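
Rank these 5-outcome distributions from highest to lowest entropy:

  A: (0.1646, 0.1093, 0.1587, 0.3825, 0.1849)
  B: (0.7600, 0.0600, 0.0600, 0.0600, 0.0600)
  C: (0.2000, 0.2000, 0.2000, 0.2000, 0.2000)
C > A > B

Key insight: Entropy is maximized by uniform distributions and minimized by concentrated distributions.

- Uniform distributions have maximum entropy log₂(5) = 2.3219 bits
- The more "peaked" or concentrated a distribution, the lower its entropy

Entropies:
  H(A) = 2.1795 bits
  H(B) = 1.2750 bits
  H(C) = 2.3219 bits

Ranking: C > A > B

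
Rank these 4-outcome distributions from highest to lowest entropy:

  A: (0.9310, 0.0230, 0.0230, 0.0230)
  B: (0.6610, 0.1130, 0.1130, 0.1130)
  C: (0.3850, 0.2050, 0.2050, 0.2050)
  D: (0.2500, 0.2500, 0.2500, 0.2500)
D > C > B > A

Key insight: Entropy is maximized by uniform distributions and minimized by concentrated distributions.

Entropies:
  H(A) = 0.4715 bits
  H(B) = 1.4612 bits
  H(C) = 1.9362 bits
  H(D) = 2.0000 bits

Ranking: D > C > B > A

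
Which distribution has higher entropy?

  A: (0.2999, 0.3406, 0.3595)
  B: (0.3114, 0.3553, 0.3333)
B

Both distributions are close to uniform, making this a harder comparison.

H(A) = 1.5809 bits
H(B) = 1.5829 bits

The distribution closer to uniform has higher entropy.
Answer: B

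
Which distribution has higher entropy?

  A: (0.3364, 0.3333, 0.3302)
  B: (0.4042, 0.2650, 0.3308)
A

Both distributions are close to uniform, making this a harder comparison.

H(A) = 1.5849 bits
H(B) = 1.5639 bits

The distribution closer to uniform has higher entropy.
Answer: A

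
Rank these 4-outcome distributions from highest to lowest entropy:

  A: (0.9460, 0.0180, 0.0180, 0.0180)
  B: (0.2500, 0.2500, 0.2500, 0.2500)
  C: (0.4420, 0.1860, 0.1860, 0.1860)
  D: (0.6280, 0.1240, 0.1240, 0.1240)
B > C > D > A

Key insight: Entropy is maximized by uniform distributions and minimized by concentrated distributions.

Entropies:
  H(A) = 0.3887 bits
  H(B) = 2.0000 bits
  H(C) = 1.8747 bits
  H(D) = 1.5418 bits

Ranking: B > C > D > A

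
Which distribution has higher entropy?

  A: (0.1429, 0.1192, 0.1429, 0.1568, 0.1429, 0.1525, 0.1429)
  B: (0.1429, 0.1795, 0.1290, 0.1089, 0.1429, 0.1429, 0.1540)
A

Both distributions are close to uniform, making this a harder comparison.

H(A) = 2.8029 bits
H(B) = 2.7931 bits

The distribution closer to uniform has higher entropy.
Answer: A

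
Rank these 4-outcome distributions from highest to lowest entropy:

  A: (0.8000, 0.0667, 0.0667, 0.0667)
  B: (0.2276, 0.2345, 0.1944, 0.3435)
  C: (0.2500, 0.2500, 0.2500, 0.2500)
C > B > A

Key insight: Entropy is maximized by uniform distributions and minimized by concentrated distributions.

- Uniform distributions have maximum entropy log₂(4) = 2.0000 bits
- The more "peaked" or concentrated a distribution, the lower its entropy

Entropies:
  H(A) = 1.0389 bits
  H(B) = 1.9656 bits
  H(C) = 2.0000 bits

Ranking: C > B > A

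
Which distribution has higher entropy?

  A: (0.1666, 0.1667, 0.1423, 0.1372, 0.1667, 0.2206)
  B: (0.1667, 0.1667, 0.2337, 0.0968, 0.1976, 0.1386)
A

Both distributions are close to uniform, making this a harder comparison.

H(A) = 2.5669 bits
H(B) = 2.5353 bits

The distribution closer to uniform has higher entropy.
Answer: A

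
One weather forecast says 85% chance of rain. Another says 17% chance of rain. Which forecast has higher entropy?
17% forecast

Treat each forecast as a Bernoulli distribution. Binary entropy is maximized at p=0.5 and falls off symmetrically toward 0 or 1. The 17% forecast is closer to 50%, so it is more uncertain. H(85%) ≈ 0.610 bits, H(17%) ≈ 0.658 bits.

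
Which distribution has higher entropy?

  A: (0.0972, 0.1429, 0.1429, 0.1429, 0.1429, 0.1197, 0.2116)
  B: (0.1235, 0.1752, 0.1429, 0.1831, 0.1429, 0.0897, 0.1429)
B

Both distributions are close to uniform, making this a harder comparison.

H(A) = 2.7719 bits
H(B) = 2.7765 bits

The distribution closer to uniform has higher entropy.
Answer: B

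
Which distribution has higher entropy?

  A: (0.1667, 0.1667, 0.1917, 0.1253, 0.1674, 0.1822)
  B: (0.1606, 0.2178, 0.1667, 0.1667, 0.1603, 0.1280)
A

Both distributions are close to uniform, making this a harder comparison.

H(A) = 2.5733 bits
H(B) = 2.5673 bits

The distribution closer to uniform has higher entropy.
Answer: A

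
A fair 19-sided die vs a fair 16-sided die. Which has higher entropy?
19-sided die

Both are uniform distributions; for uniform over n outcomes, H = log₂(n). H(19-sided) = log₂(19) = 4.248 bits and H(16-sided) = log₂(16) = 4.000 bits. More outcomes in a uniform distribution means higher entropy.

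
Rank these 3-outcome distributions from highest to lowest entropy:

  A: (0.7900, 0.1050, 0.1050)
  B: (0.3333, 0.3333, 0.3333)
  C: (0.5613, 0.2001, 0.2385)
B > C > A

Key insight: Entropy is maximized by uniform distributions and minimized by concentrated distributions.

- Uniform distributions have maximum entropy log₂(3) = 1.5850 bits
- The more "peaked" or concentrated a distribution, the lower its entropy

Entropies:
  H(A) = 0.9515 bits
  H(B) = 1.5850 bits
  H(C) = 1.4253 bits

Ranking: B > C > A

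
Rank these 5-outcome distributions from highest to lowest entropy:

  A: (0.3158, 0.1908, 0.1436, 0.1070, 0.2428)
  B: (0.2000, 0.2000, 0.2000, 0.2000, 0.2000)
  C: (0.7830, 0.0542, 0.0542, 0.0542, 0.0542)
B > A > C

Key insight: Entropy is maximized by uniform distributions and minimized by concentrated distributions.

- Uniform distributions have maximum entropy log₂(5) = 2.3219 bits
- The more "peaked" or concentrated a distribution, the lower its entropy

Entropies:
  H(A) = 2.2241 bits
  H(B) = 2.3219 bits
  H(C) = 1.1887 bits

Ranking: B > A > C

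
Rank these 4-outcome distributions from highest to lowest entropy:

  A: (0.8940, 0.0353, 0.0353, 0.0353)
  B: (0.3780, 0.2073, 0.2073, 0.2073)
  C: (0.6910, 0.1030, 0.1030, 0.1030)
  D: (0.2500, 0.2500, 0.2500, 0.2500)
D > B > C > A

Key insight: Entropy is maximized by uniform distributions and minimized by concentrated distributions.

Entropies:
  H(A) = 0.6557 bits
  H(B) = 1.9425 bits
  H(C) = 1.3818 bits
  H(D) = 2.0000 bits

Ranking: D > B > C > A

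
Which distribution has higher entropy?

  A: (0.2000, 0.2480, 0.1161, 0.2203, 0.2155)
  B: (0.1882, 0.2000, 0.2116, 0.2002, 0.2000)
B

Both distributions are close to uniform, making this a harder comparison.

H(A) = 2.2820 bits
H(B) = 2.3209 bits

The distribution closer to uniform has higher entropy.
Answer: B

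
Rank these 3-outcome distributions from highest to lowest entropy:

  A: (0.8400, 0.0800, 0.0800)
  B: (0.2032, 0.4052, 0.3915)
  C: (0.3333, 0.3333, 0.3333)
C > B > A

Key insight: Entropy is maximized by uniform distributions and minimized by concentrated distributions.

- Uniform distributions have maximum entropy log₂(3) = 1.5850 bits
- The more "peaked" or concentrated a distribution, the lower its entropy

Entropies:
  H(A) = 0.7943 bits
  H(B) = 1.5249 bits
  H(C) = 1.5850 bits

Ranking: C > B > A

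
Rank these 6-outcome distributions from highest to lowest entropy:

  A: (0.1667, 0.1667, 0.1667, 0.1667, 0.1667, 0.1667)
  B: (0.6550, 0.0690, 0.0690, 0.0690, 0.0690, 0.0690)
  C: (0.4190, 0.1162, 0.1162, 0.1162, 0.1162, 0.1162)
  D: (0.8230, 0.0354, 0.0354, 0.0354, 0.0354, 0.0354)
A > C > B > D

Key insight: Entropy is maximized by uniform distributions and minimized by concentrated distributions.

Entropies:
  H(A) = 2.5850 bits
  H(B) = 1.7306 bits
  H(C) = 2.3300 bits
  H(D) = 1.0845 bits

Ranking: A > C > B > D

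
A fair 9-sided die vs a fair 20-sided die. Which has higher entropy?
20-sided die

Both are uniform distributions; for uniform over n outcomes, H = log₂(n). H(9-sided) = log₂(9) = 3.170 bits and H(20-sided) = log₂(20) = 4.322 bits. More outcomes in a uniform distribution means higher entropy.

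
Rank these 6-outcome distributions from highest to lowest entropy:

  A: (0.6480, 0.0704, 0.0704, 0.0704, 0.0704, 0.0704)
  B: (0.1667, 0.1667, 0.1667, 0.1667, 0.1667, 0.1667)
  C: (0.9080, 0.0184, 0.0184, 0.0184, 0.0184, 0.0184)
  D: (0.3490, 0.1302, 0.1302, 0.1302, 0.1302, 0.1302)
B > D > A > C

Key insight: Entropy is maximized by uniform distributions and minimized by concentrated distributions.

Entropies:
  H(A) = 1.7532 bits
  H(B) = 2.5850 bits
  H(C) = 0.6567 bits
  H(D) = 2.4447 bits

Ranking: B > D > A > C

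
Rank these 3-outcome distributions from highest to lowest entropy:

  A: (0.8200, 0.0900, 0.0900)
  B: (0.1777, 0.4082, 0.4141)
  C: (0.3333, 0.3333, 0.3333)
C > B > A

Key insight: Entropy is maximized by uniform distributions and minimized by concentrated distributions.

- Uniform distributions have maximum entropy log₂(3) = 1.5850 bits
- The more "peaked" or concentrated a distribution, the lower its entropy

Entropies:
  H(A) = 0.8601 bits
  H(B) = 1.4973 bits
  H(C) = 1.5850 bits

Ranking: C > B > A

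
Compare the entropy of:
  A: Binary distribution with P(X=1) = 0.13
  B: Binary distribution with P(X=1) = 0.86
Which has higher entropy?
B

For binary distributions, entropy is maximized at p=0.5 and decreases as p moves toward 0 or 1.

H(A) = H(0.13) = 0.5574 bits
H(B) = H(0.86) = 0.5842 bits

Distribution B (p=0.86) is closer to uniform (p=0.5), so it has higher entropy.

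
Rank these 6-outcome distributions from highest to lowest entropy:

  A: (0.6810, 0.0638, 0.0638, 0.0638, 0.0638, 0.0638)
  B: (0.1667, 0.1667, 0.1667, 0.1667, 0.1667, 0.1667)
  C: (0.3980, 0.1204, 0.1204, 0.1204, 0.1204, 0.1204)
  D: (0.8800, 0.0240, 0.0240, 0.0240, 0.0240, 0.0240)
B > C > A > D

Key insight: Entropy is maximized by uniform distributions and minimized by concentrated distributions.

Entropies:
  H(A) = 1.6440 bits
  H(B) = 2.5850 bits
  H(C) = 2.3676 bits
  H(D) = 0.8080 bits

Ranking: B > C > A > D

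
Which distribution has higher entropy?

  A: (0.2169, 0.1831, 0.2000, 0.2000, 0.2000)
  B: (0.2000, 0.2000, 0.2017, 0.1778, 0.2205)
A

Both distributions are close to uniform, making this a harder comparison.

H(A) = 2.3199 bits
H(B) = 2.3186 bits

The distribution closer to uniform has higher entropy.
Answer: A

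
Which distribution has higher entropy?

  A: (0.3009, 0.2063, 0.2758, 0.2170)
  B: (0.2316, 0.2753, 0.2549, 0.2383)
B

Both distributions are close to uniform, making this a harder comparison.

H(A) = 1.9820 bits
H(B) = 1.9967 bits

The distribution closer to uniform has higher entropy.
Answer: B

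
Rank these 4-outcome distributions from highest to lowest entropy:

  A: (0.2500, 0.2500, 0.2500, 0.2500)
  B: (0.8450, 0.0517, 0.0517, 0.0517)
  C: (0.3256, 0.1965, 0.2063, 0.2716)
A > C > B

Key insight: Entropy is maximized by uniform distributions and minimized by concentrated distributions.

- Uniform distributions have maximum entropy log₂(4) = 2.0000 bits
- The more "peaked" or concentrated a distribution, the lower its entropy

Entropies:
  H(A) = 2.0000 bits
  H(B) = 0.8679 bits
  H(C) = 1.9688 bits

Ranking: A > C > B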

EXERCISE PROMPT — Keep both end lines and retype everything in the records above from the line containing "A: (0.2000, 0.2480, 0.1161, 0.2203, 0.2155)" through the line containing "B: (0.2032, 0.4052, 0.3915)", exactly, with nothing else.

EXPECTED OUTPUT —
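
  A: (0.2000, 0.2480, 0.1161, 0.2203, 0.2155)
  B: (0.1882, 0.2000, 0.2116, 0.2002, 0.2000)
B

Both distributions are close to uniform, making this a harder comparison.

H(A) = 2.2820 bits
H(B) = 2.3209 bits

The distribution closer to uniform has higher entropy.
Answer: B

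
Rank these 3-outcome distributions from highest to lowest entropy:

  A: (0.8400, 0.0800, 0.0800)
  B: (0.2032, 0.4052, 0.3915)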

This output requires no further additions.